→ RECORDS SUPPLIED:
#####
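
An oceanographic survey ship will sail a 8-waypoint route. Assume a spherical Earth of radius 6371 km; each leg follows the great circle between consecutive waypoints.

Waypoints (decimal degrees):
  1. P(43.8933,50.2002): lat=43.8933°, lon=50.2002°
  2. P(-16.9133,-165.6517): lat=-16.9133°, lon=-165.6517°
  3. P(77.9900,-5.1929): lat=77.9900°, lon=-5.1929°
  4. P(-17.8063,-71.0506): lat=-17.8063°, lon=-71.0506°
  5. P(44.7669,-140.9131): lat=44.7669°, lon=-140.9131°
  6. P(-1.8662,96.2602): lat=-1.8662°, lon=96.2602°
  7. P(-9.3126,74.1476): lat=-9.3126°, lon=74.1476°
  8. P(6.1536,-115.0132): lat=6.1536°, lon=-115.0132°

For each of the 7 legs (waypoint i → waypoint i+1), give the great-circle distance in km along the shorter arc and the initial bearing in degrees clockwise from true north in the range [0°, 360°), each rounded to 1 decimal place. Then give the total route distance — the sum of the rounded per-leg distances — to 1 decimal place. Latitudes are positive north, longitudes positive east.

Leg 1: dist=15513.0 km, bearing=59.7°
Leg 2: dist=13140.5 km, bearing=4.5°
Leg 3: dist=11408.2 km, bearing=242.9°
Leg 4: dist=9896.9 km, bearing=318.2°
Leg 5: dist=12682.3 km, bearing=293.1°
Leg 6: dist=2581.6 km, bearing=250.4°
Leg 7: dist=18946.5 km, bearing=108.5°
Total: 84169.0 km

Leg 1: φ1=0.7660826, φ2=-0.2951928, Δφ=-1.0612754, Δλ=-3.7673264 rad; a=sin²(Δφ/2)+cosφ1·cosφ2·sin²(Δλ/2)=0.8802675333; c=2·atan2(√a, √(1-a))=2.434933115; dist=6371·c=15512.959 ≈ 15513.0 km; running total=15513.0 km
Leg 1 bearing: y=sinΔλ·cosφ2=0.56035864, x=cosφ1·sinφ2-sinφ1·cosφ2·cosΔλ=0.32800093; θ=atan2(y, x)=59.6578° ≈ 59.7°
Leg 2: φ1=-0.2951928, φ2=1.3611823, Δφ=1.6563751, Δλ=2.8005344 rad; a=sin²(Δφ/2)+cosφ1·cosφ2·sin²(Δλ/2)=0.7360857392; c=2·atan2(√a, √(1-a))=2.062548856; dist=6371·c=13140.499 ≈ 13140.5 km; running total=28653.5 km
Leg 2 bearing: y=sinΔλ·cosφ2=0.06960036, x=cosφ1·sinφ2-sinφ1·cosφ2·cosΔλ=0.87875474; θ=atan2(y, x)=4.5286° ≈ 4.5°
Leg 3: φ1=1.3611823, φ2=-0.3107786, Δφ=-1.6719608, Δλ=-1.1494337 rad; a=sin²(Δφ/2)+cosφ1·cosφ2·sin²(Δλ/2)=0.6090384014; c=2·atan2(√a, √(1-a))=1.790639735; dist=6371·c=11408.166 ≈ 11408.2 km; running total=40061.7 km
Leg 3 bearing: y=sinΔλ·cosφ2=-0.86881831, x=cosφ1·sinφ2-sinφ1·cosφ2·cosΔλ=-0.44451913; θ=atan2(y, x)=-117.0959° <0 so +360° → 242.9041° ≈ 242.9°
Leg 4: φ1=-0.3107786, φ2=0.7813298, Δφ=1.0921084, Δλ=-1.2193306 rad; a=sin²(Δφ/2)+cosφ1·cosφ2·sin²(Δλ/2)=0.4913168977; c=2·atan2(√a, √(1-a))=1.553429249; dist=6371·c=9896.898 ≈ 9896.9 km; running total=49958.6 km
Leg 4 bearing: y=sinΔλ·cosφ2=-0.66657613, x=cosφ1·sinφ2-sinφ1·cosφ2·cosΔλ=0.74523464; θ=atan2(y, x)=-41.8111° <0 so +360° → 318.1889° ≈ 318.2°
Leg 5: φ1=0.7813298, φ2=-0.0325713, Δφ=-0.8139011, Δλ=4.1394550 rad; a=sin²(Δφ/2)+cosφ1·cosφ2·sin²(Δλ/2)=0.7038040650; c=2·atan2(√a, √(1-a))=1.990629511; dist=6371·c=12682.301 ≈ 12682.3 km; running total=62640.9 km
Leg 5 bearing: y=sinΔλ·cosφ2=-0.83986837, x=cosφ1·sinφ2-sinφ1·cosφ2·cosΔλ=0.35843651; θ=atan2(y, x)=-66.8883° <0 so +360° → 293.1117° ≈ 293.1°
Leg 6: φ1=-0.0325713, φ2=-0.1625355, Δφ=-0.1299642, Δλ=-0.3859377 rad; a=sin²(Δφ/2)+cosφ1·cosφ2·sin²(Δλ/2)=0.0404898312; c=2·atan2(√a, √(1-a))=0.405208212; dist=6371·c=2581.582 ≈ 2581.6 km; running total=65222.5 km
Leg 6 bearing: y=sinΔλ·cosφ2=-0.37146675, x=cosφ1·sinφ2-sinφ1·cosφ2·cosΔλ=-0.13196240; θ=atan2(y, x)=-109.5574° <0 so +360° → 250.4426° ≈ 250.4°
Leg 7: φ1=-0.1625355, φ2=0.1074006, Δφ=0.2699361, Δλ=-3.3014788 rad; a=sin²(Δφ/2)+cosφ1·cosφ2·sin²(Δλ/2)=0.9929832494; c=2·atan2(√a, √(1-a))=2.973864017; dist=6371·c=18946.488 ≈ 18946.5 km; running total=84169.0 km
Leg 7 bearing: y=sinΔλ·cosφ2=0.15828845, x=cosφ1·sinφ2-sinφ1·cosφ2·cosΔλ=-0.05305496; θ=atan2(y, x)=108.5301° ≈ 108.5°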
#####
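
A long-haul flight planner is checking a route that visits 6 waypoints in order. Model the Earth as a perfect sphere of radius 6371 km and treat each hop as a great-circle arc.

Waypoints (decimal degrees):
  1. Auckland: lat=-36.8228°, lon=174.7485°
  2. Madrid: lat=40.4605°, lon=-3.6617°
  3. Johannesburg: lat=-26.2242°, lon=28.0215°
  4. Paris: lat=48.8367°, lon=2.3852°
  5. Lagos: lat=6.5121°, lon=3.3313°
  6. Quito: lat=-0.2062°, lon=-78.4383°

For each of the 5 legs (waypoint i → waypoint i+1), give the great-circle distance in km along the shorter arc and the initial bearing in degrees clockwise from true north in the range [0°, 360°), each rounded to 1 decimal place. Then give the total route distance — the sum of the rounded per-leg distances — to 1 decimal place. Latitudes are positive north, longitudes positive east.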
#####
→ DESCRIPTION OF THE TASK:
Using the data above, repeat exactly the lines that begin at the line with "2. P(-16.9133,-165.6517): lat=-16.9133°, lon=-165.6517°" and end at the line with "8. P(6.1536,-115.0132): lat=6.1536°, lon=-115.0132°", both ends included.

→ COMPLETED TASK:
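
  2. P(-16.9133,-165.6517): lat=-16.9133°, lon=-165.6517°
  3. P(77.9900,-5.1929): lat=77.9900°, lon=-5.1929°
  4. P(-17.8063,-71.0506): lat=-17.8063°, lon=-71.0506°
  5. P(44.7669,-140.9131): lat=44.7669°, lon=-140.9131°
  6. P(-1.8662,96.2602): lat=-1.8662°, lon=96.2602°
  7. P(-9.3126,74.1476): lat=-9.3126°, lon=74.1476°
  8. P(6.1536,-115.0132): lat=6.1536°, lon=-115.0132°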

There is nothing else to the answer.